RECORDS FOR THIS EXERCISE:
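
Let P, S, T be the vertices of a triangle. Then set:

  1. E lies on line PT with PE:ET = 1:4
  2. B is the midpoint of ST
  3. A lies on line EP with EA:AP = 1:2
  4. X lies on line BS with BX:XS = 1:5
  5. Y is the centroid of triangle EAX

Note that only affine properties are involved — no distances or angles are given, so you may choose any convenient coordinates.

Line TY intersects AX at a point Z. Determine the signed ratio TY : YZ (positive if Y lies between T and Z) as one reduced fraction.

TY:YZ = 38

Set P = (0, 0), S = (1, 0), T = (0, 1); any affine frame gives the same invariant.
1. E lies on line PT with PE:ET = 1:4 ⇒ E = (0, 1/5)
2. B is the midpoint of ST ⇒ B = (1/2, 1/2)
3. A lies on line EP with EA:AP = 1:2 ⇒ A = (0, 2/15)
4. X lies on line BS with BX:XS = 1:5 ⇒ X = (7/12, 5/12)
5. Y is the centroid of triangle EAX ⇒ Y = (7/36, 1/4)
line TY meets AX at Z = (91/456, 35/152)
Y = T + t·(Z−T) with t = 38/39, so TY:YZ = 38/39:1/39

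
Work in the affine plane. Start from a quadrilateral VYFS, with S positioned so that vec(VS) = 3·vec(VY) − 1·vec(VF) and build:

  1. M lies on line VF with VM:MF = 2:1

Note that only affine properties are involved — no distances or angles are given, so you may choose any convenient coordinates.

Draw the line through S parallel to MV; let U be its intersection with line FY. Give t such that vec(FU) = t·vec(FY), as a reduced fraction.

t = 3

Set V = (0, 0), Y = (1, 0), F = (0, 1), S = (3, -1); any affine frame gives the same invariant.
1. M lies on line VF with VM:MF = 2:1 ⇒ M = (0, 2/3)
through S parallel to MV: direction (0, -2/3); meets FY at U = (3, -2)
U = F + t·(Y−F) with t = 3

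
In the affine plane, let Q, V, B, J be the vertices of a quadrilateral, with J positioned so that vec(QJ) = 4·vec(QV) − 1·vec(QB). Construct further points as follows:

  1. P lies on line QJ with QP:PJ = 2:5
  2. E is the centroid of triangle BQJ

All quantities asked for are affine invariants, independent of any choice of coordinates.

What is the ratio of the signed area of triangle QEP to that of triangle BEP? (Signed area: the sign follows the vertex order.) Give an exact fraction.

Set Q = (0, 0), V = (1, 0), B = (0, 1), J = (4, -1); any affine frame gives the same invariant.
1. P lies on line QJ with QP:PJ = 2:5 ⇒ P = (8/7, -2/7)
2. E is the centroid of triangle BQJ ⇒ E = (4/3, 0)
2·[QEP] = -8/21, 2·[BEP] = -4/7
[QEP]:[BEP] = -8/21:-4/7 = 2/3

[QEP]:[BEP] = 2/3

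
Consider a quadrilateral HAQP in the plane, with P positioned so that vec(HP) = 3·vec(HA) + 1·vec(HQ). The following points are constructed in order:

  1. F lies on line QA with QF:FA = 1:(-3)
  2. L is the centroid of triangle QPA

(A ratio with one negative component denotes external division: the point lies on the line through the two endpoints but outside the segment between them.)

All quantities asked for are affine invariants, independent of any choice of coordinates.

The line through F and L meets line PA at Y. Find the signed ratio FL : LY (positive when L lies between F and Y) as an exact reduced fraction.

FL:LY = 7/2

Work in coordinates with H = (0, 0), A = (1, 0), Q = (0, 1), P = (3, 1).
1. F lies on line QA with QF:FA = 1:(-3) ⇒ F = (-1/2, 3/2)
2. L is the centroid of triangle QPA ⇒ L = (4/3, 2/3)
line FL meets PA at Y = (13/7, 3/7)
L = F + t·(Y−F) with t = 7/9, so FL:LY = 7/9:2/9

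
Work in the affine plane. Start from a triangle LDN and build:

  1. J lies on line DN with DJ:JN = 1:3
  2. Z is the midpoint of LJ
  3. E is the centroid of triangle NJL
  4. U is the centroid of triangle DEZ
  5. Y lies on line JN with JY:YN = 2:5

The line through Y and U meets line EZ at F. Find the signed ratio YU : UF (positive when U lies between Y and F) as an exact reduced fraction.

Work in coordinates with L = (0, 0), D = (1, 0), N = (0, 1).
1. J lies on line DN with DJ:JN = 1:3 ⇒ J = (3/4, 1/4)
2. Z is the midpoint of LJ ⇒ Z = (3/8, 1/8)
3. E is the centroid of triangle NJL ⇒ E = (1/4, 5/12)
4. U is the centroid of triangle DEZ ⇒ U = (13/24, 13/72)
5. Y lies on line JN with JY:YN = 2:5 ⇒ Y = (15/28, 13/28)
line YU meets EZ at F = (75/136, -39/136)
U = Y + t·(F−Y) with t = 17/45, so YU:UF = 17/45:28/45

YU:UF = 17/28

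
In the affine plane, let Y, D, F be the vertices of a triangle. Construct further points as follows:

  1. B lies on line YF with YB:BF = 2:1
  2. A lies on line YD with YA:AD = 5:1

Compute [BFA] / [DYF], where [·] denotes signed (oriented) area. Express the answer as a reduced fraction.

Work in coordinates with Y = (0, 0), D = (1, 0), F = (0, 1).
1. B lies on line YF with YB:BF = 2:1 ⇒ B = (0, 2/3)
2. A lies on line YD with YA:AD = 5:1 ⇒ A = (5/6, 0)
2·[BFA] = -5/18, 2·[DYF] = -1
[BFA]:[DYF] = -5/18:-1 = 5/18

[BFA]:[DYF] = 5/18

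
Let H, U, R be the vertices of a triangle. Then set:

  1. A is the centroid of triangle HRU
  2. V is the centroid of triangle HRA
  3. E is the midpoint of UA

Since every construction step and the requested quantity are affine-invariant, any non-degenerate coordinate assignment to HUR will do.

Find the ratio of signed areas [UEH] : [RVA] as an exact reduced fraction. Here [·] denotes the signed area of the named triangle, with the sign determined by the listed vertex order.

[UEH]:[RVA] = 3/2

Assign H = (0, 0), U = (1, 0), R = (0, 1) — the answer is frame-independent, so this choice is without loss of generality.
1. A is the centroid of triangle HRU ⇒ A = (1/3, 1/3)
2. V is the centroid of triangle HRA ⇒ V = (1/9, 4/9)
3. E is the midpoint of UA ⇒ E = (2/3, 1/6)
2·[UEH] = 1/6, 2·[RVA] = 1/9
[UEH]:[RVA] = 1/6:1/9 = 3/2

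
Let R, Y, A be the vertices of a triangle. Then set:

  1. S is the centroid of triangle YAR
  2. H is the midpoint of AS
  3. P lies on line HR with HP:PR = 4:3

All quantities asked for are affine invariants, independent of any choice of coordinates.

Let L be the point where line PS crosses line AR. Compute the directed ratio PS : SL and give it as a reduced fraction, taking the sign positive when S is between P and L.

PS:SL = -11/14

Assign R = (0, 0), Y = (1, 0), A = (0, 1) — the answer is frame-independent, so this choice is without loss of generality.
1. S is the centroid of triangle YAR ⇒ S = (1/3, 1/3)
2. H is the midpoint of AS ⇒ H = (1/6, 2/3)
3. P lies on line HR with HP:PR = 4:3 ⇒ P = (1/14, 2/7)
line PS meets AR at L = (0, 3/11)
S = P + t·(L−P) with t = -11/3, so PS:SL = -11/3:14/3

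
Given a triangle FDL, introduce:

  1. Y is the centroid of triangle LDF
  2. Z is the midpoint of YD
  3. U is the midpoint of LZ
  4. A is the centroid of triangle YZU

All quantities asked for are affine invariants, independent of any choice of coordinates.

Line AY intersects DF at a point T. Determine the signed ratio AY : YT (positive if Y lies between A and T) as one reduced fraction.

AY:YT = 1/12

Assign F = (0, 0), D = (1, 0), L = (0, 1) — the answer is frame-independent, so this choice is without loss of generality.
1. Y is the centroid of triangle LDF ⇒ Y = (1/3, 1/3)
2. Z is the midpoint of YD ⇒ Z = (2/3, 1/6)
3. U is the midpoint of LZ ⇒ U = (1/3, 7/12)
4. A is the centroid of triangle YZU ⇒ A = (4/9, 13/36)
line AY meets DF at T = (-1, 0)
Y = A + t·(T−A) with t = 1/13, so AY:YT = 1/13:12/13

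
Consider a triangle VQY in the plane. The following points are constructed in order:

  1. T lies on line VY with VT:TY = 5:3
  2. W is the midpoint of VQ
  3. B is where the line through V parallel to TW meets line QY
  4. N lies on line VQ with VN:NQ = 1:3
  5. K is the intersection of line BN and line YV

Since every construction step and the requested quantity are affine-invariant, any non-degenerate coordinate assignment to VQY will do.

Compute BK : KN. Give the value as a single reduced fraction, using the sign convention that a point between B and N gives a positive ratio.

BK:KN = 16

Assign V = (0, 0), Q = (1, 0), Y = (0, 1) — the answer is frame-independent, so this choice is without loss of generality.
1. T lies on line VY with VT:TY = 5:3 ⇒ T = (0, 5/8)
2. W is the midpoint of VQ ⇒ W = (1/2, 0)
3. B is where the line through V parallel to TW meets line QY ⇒ B = (-4, 5)
4. N lies on line VQ with VN:NQ = 1:3 ⇒ N = (1/4, 0)
5. K is the intersection of line BN and line YV ⇒ K = (0, 5/17)
K = B + t·(N−B) with t = 16/17, so BK:KN = t:(1−t) = 16/17:1/17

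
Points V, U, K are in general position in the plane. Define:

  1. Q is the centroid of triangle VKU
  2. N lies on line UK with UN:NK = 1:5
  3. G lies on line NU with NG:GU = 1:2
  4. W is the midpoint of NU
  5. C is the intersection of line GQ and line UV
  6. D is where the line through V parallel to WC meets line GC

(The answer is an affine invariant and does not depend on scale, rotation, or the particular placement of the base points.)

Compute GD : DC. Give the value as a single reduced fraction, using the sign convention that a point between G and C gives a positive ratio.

GD:DC = -22/21

Set V = (0, 0), U = (1, 0), K = (0, 1); any affine frame gives the same invariant.
1. Q is the centroid of triangle VKU ⇒ Q = (1/3, 1/3)
2. N lies on line UK with UN:NK = 1:5 ⇒ N = (5/6, 1/6)
3. G lies on line NU with NG:GU = 1:2 ⇒ G = (8/9, 1/9)
4. W is the midpoint of NU ⇒ W = (11/12, 1/12)
5. C is the intersection of line GQ and line UV ⇒ C = (7/6, 0)
6. D is where the line through V parallel to WC meets line GC ⇒ D = (7, -7/3)
D = G + t·(C−G) with t = 22, so GD:DC = t:(1−t) = 22:-21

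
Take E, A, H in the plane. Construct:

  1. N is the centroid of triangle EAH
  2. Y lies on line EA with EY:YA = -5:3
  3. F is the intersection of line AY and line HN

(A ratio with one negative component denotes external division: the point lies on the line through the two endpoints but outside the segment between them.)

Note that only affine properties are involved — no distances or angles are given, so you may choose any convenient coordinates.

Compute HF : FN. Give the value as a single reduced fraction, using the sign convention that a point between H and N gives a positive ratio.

HF:FN = -3

Set E = (0, 0), A = (1, 0), H = (0, 1); any affine frame gives the same invariant.
1. N is the centroid of triangle EAH ⇒ N = (1/3, 1/3)
2. Y lies on line EA with EY:YA = -5:3 ⇒ Y = (5/2, 0)
3. F is the intersection of line AY and line HN ⇒ F = (1/2, 0)
F = H + t·(N−H) with t = 3/2, so HF:FN = t:(1−t) = 3/2:-1/2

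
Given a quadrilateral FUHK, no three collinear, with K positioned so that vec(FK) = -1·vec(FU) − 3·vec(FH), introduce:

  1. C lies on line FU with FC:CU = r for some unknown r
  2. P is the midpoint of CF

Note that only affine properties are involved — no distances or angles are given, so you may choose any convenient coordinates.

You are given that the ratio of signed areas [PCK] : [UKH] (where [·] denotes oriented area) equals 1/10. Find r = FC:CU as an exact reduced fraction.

Assign F = (0, 0), U = (1, 0), H = (0, 1), K = (-1, -3) — the answer is frame-independent, so this choice is without loss of generality.
1. With FC:CU = r, write λ = r/(r+1) so C = F + λ·(U−F); C is affine-linear in λ
2. P is the midpoint of CF ⇒ P is an affine combination of earlier points and hence also affine-linear in λ
Every point depending on C is an affine combination of C and λ-independent points, so each such coordinate is linear in λ; the λ² term in each signed area is a multiple of (U−F)×(U−F) = 0, so 2·[PCK] and 2·[UKH] are each linear in λ. Evaluating at λ=0 and λ=1:
  2·[PCK] = -3/2·λ,   2·[UKH] = -5
So [PCK]:[UKH] = (-3/2·λ) / (-5). Setting this equal to 1/10:
  -3/2·λ = 1/10·(-5)  ⇒  λ = 1/3
Then r = λ/(1−λ) = (1/3)/(2/3) = 1/2. Check: with r = 1/2, C = (1/3, 0) and [PCK]:[UKH] = 1/10 as required.

r = 1/2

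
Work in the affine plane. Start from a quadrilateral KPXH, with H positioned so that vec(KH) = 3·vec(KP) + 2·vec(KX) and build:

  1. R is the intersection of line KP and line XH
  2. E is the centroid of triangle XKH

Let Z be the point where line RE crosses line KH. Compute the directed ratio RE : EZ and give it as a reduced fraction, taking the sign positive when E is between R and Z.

RE:EZ = 5

Set K = (0, 0), P = (1, 0), X = (0, 1), H = (3, 2); any affine frame gives the same invariant.
1. R is the intersection of line KP and line XH ⇒ R = (-3, 0)
2. E is the centroid of triangle XKH ⇒ E = (1, 1)
line RE meets KH at Z = (9/5, 6/5)
E = R + t·(Z−R) with t = 5/6, so RE:EZ = 5/6:1/6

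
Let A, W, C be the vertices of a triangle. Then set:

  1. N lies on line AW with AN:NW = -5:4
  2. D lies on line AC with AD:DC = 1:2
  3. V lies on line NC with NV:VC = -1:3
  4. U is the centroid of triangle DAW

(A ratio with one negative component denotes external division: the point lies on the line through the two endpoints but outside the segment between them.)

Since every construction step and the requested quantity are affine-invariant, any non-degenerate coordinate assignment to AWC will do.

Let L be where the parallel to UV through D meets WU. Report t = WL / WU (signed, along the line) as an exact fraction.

Work in coordinates with A = (0, 0), W = (1, 0), C = (0, 1).
1. N lies on line AW with AN:NW = -5:4 ⇒ N = (5, 0)
2. D lies on line AC with AD:DC = 1:2 ⇒ D = (0, 1/3)
3. V lies on line NC with NV:VC = -1:3 ⇒ V = (15/2, -1/2)
4. U is the centroid of triangle DAW ⇒ U = (1/3, 1/9)
through D parallel to UV: direction (43/6, -11/18); meets WU at L = (-43/21, 32/63)
L = W + t·(U−W) with t = 32/7

t = 32/7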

DIRECTIONS FOR THIS TASK:
Your answer should consist of copies of the lines above that include the string "construction".

RESULT OF THIS EXERCISE:
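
Since every construction step and the requested quantity are affine-invariant, any non-degenerate coordinate assignment to HUR will do.
Since every construction step and the requested quantity are affine-invariant, any non-degenerate coordinate assignment to VQY will do.
Since every construction step and the requested quantity are affine-invariant, any non-degenerate coordinate assignment to AWC will do.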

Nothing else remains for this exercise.